- **Your goal**
Below this line is a set of entries; quote exactly the lines from the line that contains "gcd(q^3 - 19*q^2*w" to the line that contains "gcd(a^2 + 3*a", both lines included.

((

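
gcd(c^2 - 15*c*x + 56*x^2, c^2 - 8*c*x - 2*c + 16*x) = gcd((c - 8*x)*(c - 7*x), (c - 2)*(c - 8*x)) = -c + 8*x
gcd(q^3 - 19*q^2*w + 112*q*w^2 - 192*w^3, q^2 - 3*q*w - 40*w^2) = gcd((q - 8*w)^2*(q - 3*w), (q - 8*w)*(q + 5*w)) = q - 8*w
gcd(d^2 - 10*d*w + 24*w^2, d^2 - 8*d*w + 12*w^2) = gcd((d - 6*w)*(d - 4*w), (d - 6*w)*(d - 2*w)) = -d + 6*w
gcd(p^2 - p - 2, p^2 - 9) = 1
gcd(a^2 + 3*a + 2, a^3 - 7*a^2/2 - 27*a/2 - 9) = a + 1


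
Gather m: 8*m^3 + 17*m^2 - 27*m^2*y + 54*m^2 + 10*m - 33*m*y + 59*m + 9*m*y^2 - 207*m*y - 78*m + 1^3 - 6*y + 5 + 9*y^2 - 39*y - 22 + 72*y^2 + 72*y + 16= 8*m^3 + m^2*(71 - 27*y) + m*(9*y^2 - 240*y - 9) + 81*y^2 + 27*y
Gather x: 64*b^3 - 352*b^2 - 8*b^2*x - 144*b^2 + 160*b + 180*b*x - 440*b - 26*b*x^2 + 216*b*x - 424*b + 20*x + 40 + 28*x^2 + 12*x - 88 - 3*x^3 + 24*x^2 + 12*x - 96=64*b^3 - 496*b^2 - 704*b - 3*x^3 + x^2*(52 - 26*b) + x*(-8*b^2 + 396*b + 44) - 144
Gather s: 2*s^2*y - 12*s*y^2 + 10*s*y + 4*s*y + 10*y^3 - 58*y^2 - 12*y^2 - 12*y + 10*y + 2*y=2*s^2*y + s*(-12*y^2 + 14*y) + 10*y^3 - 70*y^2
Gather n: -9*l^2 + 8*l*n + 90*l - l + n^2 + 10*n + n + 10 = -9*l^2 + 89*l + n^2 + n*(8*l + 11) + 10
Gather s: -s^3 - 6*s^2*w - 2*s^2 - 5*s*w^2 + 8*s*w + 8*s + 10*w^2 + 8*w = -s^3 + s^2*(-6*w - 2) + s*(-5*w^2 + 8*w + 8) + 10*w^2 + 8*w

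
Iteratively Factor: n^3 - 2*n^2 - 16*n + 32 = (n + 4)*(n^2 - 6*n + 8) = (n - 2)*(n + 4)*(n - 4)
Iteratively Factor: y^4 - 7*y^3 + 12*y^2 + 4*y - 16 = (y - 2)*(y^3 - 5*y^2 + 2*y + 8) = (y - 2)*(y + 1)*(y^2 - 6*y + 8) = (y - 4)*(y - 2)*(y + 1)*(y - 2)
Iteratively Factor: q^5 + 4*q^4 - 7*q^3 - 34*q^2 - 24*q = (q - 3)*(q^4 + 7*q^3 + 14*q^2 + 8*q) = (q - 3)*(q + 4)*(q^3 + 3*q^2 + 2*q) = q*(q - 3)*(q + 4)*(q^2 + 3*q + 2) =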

))

- **Answer for this exercise**
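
gcd(q^3 - 19*q^2*w + 112*q*w^2 - 192*w^3, q^2 - 3*q*w - 40*w^2) = gcd((q - 8*w)^2*(q - 3*w), (q - 8*w)*(q + 5*w)) = q - 8*w
gcd(d^2 - 10*d*w + 24*w^2, d^2 - 8*d*w + 12*w^2) = gcd((d - 6*w)*(d - 4*w), (d - 6*w)*(d - 2*w)) = -d + 6*w
gcd(p^2 - p - 2, p^2 - 9) = 1
gcd(a^2 + 3*a + 2, a^3 - 7*a^2/2 - 27*a/2 - 9) = a + 1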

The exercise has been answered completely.